[Records from a data collection]
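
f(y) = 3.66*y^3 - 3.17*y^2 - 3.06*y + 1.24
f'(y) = 10.98*y^2 - 6.34*y - 3.06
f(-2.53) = -70.58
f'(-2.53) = 83.26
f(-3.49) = -182.27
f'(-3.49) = 152.80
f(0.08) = 0.98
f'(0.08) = -3.50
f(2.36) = 24.47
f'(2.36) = 43.13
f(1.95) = 10.36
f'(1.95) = 26.33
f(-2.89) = -104.74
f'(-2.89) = 106.97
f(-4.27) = -328.44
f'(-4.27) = 224.21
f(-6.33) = -1034.72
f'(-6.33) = 477.03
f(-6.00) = -885.08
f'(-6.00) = 430.26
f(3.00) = 62.35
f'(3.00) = 76.74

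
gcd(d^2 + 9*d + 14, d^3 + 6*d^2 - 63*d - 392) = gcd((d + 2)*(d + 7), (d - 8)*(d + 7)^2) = d + 7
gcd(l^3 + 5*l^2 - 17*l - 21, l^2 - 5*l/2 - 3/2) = l - 3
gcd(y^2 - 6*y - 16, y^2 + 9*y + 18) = 1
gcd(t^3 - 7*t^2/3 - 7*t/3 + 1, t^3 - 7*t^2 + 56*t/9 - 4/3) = t - 1/3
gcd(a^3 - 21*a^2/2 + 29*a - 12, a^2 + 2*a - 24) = a - 4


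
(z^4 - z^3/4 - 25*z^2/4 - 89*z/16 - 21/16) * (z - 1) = z^5 - 5*z^4/4 - 6*z^3 + 11*z^2/16 + 17*z/4 + 21/16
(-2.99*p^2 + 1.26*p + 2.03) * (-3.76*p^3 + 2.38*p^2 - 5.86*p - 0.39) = 11.2424*p^5 - 11.8538*p^4 + 12.8874*p^3 - 1.3861*p^2 - 12.3872*p - 0.7917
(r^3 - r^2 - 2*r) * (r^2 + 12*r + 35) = r^5 + 11*r^4 + 21*r^3 - 59*r^2 - 70*r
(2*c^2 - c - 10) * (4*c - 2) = 8*c^3 - 8*c^2 - 38*c + 20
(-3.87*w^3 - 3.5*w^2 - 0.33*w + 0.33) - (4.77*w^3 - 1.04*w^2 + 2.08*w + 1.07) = -8.64*w^3 - 2.46*w^2 - 2.41*w - 0.74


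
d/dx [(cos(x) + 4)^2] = -2*(cos(x) + 4)*sin(x)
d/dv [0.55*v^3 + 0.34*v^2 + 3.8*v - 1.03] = 1.65*v^2 + 0.68*v + 3.8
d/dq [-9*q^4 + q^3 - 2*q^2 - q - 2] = -36*q^3 + 3*q^2 - 4*q - 1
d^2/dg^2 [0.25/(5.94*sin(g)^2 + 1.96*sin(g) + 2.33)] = (-35.2836*sin(g)^4 - 8.7318*sin(g)^3 + 65.8052*sin(g)^2 + 18.6053*sin(g) - 4.9993)/(5.94*sin(g)^2 + 1.96*sin(g) + 2.33)^3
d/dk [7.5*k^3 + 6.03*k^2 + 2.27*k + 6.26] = 22.5*k^2 + 12.06*k + 2.27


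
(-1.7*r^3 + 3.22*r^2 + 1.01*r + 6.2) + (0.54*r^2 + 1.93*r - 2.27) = -1.7*r^3 + 3.76*r^2 + 2.94*r + 3.93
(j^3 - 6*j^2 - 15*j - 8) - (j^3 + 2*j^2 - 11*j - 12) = -8*j^2 - 4*j + 4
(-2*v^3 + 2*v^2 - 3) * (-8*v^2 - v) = 16*v^5 - 14*v^4 - 2*v^3 + 24*v^2 + 3*v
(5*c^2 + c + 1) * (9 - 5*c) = -25*c^3 + 40*c^2 + 4*c + 9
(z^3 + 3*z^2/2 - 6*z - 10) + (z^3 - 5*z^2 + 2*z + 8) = 2*z^3 - 7*z^2/2 - 4*z - 2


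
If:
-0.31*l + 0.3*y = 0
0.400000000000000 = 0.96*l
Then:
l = 0.42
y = 0.43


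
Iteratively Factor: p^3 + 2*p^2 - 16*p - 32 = (p + 2)*(p^2 - 16) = (p + 2)*(p + 4)*(p - 4)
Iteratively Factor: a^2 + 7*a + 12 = (a + 4)*(a + 3)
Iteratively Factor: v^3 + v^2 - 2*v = (v - 1)*(v^2 + 2*v) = v*(v - 1)*(v + 2)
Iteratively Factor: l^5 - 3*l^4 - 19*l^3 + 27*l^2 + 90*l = (l + 3)*(l^4 - 6*l^3 - l^2 + 30*l) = (l + 2)*(l + 3)*(l^3 - 8*l^2 + 15*l) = (l - 5)*(l + 2)*(l + 3)*(l^2 - 3*l) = l*(l - 5)*(l + 2)*(l + 3)*(l - 3)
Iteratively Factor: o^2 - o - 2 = (o - 2)*(o + 1)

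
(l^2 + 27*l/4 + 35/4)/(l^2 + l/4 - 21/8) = 2*(l + 5)/(2*l - 3)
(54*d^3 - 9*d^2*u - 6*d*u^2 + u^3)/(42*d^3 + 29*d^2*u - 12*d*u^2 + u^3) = (-9*d^2 + u^2)/(-7*d^2 - 6*d*u + u^2)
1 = 1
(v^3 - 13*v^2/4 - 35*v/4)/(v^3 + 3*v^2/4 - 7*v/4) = (v - 5)/(v - 1)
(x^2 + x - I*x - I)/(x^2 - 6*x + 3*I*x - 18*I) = (x^2 + x*(1 - I) - I)/(x^2 + 3*x*(-2 + I) - 18*I)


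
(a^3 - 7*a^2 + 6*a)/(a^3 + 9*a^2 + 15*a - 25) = a*(a - 6)/(a^2 + 10*a + 25)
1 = 1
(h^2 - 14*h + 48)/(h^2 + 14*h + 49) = (h^2 - 14*h + 48)/(h^2 + 14*h + 49)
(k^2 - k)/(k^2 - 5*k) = (k - 1)/(k - 5)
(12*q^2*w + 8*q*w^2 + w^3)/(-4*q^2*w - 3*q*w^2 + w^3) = (-12*q^2 - 8*q*w - w^2)/(4*q^2 + 3*q*w - w^2)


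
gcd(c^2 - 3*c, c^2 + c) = c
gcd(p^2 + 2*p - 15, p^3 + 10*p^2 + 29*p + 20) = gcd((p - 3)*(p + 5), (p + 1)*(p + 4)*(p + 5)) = p + 5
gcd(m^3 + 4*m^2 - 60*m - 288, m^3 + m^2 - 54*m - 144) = m^2 - 2*m - 48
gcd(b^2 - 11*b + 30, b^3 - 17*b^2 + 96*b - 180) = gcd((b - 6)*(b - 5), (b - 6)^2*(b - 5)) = b^2 - 11*b + 30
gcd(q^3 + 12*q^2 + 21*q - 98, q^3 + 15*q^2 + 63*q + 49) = q^2 + 14*q + 49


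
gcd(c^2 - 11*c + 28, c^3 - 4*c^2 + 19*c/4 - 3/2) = 1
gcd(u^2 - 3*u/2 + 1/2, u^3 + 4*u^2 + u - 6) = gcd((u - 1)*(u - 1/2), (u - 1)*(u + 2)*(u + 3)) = u - 1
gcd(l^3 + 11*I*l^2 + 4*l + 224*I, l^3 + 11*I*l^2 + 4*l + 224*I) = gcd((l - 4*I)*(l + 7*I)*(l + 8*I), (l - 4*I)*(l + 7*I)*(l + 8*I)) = l^3 + 11*I*l^2 + 4*l + 224*I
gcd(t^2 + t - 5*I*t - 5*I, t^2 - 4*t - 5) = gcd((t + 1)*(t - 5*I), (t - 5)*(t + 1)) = t + 1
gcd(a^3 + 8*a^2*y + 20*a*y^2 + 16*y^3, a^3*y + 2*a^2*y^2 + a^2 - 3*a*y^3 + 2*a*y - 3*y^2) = 1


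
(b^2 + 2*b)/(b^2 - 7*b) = (b + 2)/(b - 7)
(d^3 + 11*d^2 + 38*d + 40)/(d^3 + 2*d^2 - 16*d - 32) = (d + 5)/(d - 4)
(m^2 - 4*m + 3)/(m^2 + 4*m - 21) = (m - 1)/(m + 7)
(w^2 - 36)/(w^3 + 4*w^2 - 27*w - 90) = (w - 6)/(w^2 - 2*w - 15)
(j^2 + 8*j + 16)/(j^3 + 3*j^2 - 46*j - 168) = (j + 4)/(j^2 - j - 42)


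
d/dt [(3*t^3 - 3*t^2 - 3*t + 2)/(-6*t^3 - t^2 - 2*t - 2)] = (-21*t^4 - 48*t^3 + 21*t^2 + 16*t + 10)/(36*t^6 + 12*t^5 + 25*t^4 + 28*t^3 + 8*t^2 + 8*t + 4)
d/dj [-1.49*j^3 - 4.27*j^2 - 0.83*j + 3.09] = -4.47*j^2 - 8.54*j - 0.83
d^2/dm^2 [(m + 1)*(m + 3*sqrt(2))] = 2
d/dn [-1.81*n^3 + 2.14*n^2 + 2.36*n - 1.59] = -5.43*n^2 + 4.28*n + 2.36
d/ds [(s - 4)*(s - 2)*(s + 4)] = 3*s^2 - 4*s - 16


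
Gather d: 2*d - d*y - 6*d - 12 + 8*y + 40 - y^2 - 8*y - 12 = d*(-y - 4) - y^2 + 16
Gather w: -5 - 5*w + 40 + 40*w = 35*w + 35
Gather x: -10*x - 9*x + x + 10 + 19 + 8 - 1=36 - 18*x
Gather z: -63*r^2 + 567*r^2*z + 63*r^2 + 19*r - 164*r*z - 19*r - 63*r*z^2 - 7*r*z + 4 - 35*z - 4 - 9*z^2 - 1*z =z^2*(-63*r - 9) + z*(567*r^2 - 171*r - 36)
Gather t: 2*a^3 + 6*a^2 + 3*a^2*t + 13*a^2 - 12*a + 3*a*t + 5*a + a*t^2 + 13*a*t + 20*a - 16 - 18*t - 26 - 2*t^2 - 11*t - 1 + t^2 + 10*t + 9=2*a^3 + 19*a^2 + 13*a + t^2*(a - 1) + t*(3*a^2 + 16*a - 19) - 34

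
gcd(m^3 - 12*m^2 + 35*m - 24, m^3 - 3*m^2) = m - 3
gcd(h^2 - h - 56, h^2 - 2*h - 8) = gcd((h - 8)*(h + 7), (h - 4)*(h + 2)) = 1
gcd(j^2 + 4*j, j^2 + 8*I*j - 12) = 1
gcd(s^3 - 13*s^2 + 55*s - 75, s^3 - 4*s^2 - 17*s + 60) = s^2 - 8*s + 15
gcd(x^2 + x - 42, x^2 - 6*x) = x - 6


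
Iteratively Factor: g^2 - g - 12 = (g + 3)*(g - 4)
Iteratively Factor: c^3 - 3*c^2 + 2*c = (c - 2)*(c^2 - c) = (c - 2)*(c - 1)*(c)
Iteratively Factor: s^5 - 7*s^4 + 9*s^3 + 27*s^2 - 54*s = (s)*(s^4 - 7*s^3 + 9*s^2 + 27*s - 54) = s*(s - 3)*(s^3 - 4*s^2 - 3*s + 18) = s*(s - 3)^2*(s^2 - s - 6) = s*(s - 3)^3*(s + 2)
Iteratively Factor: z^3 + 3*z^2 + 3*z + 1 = (z + 1)*(z^2 + 2*z + 1) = (z + 1)^2*(z + 1)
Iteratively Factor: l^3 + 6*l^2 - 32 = (l - 2)*(l^2 + 8*l + 16) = (l - 2)*(l + 4)*(l + 4)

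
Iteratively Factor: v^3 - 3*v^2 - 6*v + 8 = (v + 2)*(v^2 - 5*v + 4) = (v - 1)*(v + 2)*(v - 4)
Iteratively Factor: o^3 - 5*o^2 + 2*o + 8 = (o - 2)*(o^2 - 3*o - 4) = (o - 2)*(o + 1)*(o - 4)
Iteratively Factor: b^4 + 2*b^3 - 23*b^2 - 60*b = (b + 3)*(b^3 - b^2 - 20*b) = b*(b + 3)*(b^2 - b - 20) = b*(b + 3)*(b + 4)*(b - 5)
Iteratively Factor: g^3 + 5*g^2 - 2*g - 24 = (g - 2)*(g^2 + 7*g + 12) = (g - 2)*(g + 4)*(g + 3)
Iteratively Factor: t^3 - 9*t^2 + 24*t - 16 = (t - 1)*(t^2 - 8*t + 16) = (t - 4)*(t - 1)*(t - 4)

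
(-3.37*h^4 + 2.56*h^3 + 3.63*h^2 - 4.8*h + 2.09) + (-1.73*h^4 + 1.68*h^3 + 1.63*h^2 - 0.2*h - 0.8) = -5.1*h^4 + 4.24*h^3 + 5.26*h^2 - 5.0*h + 1.29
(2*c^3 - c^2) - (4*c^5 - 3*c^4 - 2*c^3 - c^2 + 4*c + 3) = -4*c^5 + 3*c^4 + 4*c^3 - 4*c - 3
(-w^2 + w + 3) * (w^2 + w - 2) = -w^4 + 6*w^2 + w - 6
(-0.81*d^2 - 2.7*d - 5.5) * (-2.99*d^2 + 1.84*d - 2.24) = 2.4219*d^4 + 6.5826*d^3 + 13.2914*d^2 - 4.072*d + 12.32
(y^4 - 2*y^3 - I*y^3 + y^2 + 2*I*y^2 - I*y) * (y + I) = y^5 - 2*y^4 + 2*y^3 - 2*y^2 + y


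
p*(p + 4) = p^2 + 4*p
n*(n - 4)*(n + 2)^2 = n^4 - 12*n^2 - 16*n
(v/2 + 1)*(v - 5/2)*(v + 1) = v^3/2 + v^2/4 - 11*v/4 - 5/2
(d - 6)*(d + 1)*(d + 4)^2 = d^4 + 3*d^3 - 30*d^2 - 128*d - 96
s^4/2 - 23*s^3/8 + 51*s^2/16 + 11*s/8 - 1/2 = (s/2 + 1/4)*(s - 4)*(s - 2)*(s - 1/4)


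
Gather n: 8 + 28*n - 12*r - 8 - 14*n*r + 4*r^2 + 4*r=n*(28 - 14*r) + 4*r^2 - 8*r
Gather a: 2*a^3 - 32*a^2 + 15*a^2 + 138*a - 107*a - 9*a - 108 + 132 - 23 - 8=2*a^3 - 17*a^2 + 22*a - 7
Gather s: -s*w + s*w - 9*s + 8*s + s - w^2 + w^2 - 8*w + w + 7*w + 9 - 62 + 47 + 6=0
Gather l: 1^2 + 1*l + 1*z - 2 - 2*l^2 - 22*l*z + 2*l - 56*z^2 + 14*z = -2*l^2 + l*(3 - 22*z) - 56*z^2 + 15*z - 1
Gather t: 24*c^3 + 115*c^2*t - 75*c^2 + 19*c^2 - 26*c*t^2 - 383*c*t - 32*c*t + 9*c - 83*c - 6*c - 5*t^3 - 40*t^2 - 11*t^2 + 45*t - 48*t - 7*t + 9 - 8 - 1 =24*c^3 - 56*c^2 - 80*c - 5*t^3 + t^2*(-26*c - 51) + t*(115*c^2 - 415*c - 10)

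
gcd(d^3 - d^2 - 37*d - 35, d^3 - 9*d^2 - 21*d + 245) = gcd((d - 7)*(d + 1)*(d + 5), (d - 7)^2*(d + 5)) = d^2 - 2*d - 35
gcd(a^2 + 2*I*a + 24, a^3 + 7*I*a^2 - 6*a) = a + 6*I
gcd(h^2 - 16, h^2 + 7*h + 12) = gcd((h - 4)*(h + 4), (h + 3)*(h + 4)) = h + 4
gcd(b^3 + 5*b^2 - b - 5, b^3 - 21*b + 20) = b^2 + 4*b - 5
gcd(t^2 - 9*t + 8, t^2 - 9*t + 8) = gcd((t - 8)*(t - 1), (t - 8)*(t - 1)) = t^2 - 9*t + 8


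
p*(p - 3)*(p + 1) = p^3 - 2*p^2 - 3*p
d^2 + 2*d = d*(d + 2)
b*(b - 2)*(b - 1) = b^3 - 3*b^2 + 2*b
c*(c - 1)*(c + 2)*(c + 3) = c^4 + 4*c^3 + c^2 - 6*c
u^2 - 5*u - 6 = (u - 6)*(u + 1)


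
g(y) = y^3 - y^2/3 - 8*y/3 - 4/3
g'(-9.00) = 246.33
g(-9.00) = -733.33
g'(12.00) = 421.33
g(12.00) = 1646.67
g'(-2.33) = 15.17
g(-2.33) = -9.58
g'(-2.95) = 25.41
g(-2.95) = -22.04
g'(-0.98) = 0.87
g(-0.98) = 0.02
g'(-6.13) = 114.15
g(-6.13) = -227.86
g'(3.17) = 25.37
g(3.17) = 18.72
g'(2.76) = 18.35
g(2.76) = 9.79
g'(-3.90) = 45.56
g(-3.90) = -55.32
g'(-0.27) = -2.27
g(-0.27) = -0.66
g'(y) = 3*y^2 - 2*y/3 - 8/3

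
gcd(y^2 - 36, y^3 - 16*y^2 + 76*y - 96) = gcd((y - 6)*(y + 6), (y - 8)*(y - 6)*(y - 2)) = y - 6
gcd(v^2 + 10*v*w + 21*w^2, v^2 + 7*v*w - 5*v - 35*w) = v + 7*w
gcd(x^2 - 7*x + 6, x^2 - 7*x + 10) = 1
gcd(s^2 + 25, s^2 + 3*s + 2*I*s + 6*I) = 1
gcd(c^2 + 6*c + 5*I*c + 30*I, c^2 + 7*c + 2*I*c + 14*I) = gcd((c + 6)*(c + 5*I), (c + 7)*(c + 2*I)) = 1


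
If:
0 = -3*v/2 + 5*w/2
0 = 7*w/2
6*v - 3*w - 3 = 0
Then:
No Solution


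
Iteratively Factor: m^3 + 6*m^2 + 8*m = (m)*(m^2 + 6*m + 8) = m*(m + 2)*(m + 4)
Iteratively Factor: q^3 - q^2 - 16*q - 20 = (q + 2)*(q^2 - 3*q - 10) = (q - 5)*(q + 2)*(q + 2)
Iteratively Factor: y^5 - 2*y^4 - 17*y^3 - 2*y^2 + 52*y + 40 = (y + 1)*(y^4 - 3*y^3 - 14*y^2 + 12*y + 40) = (y - 2)*(y + 1)*(y^3 - y^2 - 16*y - 20) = (y - 2)*(y + 1)*(y + 2)*(y^2 - 3*y - 10) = (y - 2)*(y + 1)*(y + 2)^2*(y - 5)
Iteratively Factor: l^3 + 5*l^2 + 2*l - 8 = (l - 1)*(l^2 + 6*l + 8) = (l - 1)*(l + 2)*(l + 4)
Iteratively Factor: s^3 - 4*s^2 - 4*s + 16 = (s - 4)*(s^2 - 4) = (s - 4)*(s - 2)*(s + 2)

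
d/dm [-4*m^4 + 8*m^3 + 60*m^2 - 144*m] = -16*m^3 + 24*m^2 + 120*m - 144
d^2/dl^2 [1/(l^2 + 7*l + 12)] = 2*(-l^2 - 7*l + (2*l + 7)^2 - 12)/(l^2 + 7*l + 12)^3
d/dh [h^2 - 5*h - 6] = 2*h - 5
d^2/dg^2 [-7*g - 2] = 0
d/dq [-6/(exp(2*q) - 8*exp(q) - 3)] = 12*(exp(q) - 4)*exp(q)/(-exp(2*q) + 8*exp(q) + 3)^2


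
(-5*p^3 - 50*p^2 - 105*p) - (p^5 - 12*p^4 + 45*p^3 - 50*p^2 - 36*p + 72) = -p^5 + 12*p^4 - 50*p^3 - 69*p - 72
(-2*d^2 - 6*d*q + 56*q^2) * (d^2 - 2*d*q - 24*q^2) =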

▶ _Work instruction_
Please transcribe the data above without changes, from its first line to its "(-3.87*w^3 - 3.5*w^2" line, and leave out anything past that.

▶ _Answer for the task_
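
f(y) = 3.66*y^3 - 3.17*y^2 - 3.06*y + 1.24
f'(y) = 10.98*y^2 - 6.34*y - 3.06
f(-2.53) = -70.58
f'(-2.53) = 83.26
f(-3.49) = -182.27
f'(-3.49) = 152.80
f(0.08) = 0.98
f'(0.08) = -3.50
f(2.36) = 24.47
f'(2.36) = 43.13
f(1.95) = 10.36
f'(1.95) = 26.33
f(-2.89) = -104.74
f'(-2.89) = 106.97
f(-4.27) = -328.44
f'(-4.27) = 224.21
f(-6.33) = -1034.72
f'(-6.33) = 477.03
f(-6.00) = -885.08
f'(-6.00) = 430.26
f(3.00) = 62.35
f'(3.00) = 76.74

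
gcd(d^2 + 9*d + 14, d^3 + 6*d^2 - 63*d - 392) = gcd((d + 2)*(d + 7), (d - 8)*(d + 7)^2) = d + 7
gcd(l^3 + 5*l^2 - 17*l - 21, l^2 - 5*l/2 - 3/2) = l - 3
gcd(y^2 - 6*y - 16, y^2 + 9*y + 18) = 1
gcd(t^3 - 7*t^2/3 - 7*t/3 + 1, t^3 - 7*t^2 + 56*t/9 - 4/3) = t - 1/3
gcd(a^3 - 21*a^2/2 + 29*a - 12, a^2 + 2*a - 24) = a - 4


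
(z^4 - z^3/4 - 25*z^2/4 - 89*z/16 - 21/16) * (z - 1) = z^5 - 5*z^4/4 - 6*z^3 + 11*z^2/16 + 17*z/4 + 21/16
(-2.99*p^2 + 1.26*p + 2.03) * (-3.76*p^3 + 2.38*p^2 - 5.86*p - 0.39) = 11.2424*p^5 - 11.8538*p^4 + 12.8874*p^3 - 1.3861*p^2 - 12.3872*p - 0.7917
(r^3 - r^2 - 2*r) * (r^2 + 12*r + 35) = r^5 + 11*r^4 + 21*r^3 - 59*r^2 - 70*r
(2*c^2 - c - 10) * (4*c - 2) = 8*c^3 - 8*c^2 - 38*c + 20
(-3.87*w^3 - 3.5*w^2 - 0.33*w + 0.33) - (4.77*w^3 - 1.04*w^2 + 2.08*w + 1.07) = -8.64*w^3 - 2.46*w^2 - 2.41*w - 0.74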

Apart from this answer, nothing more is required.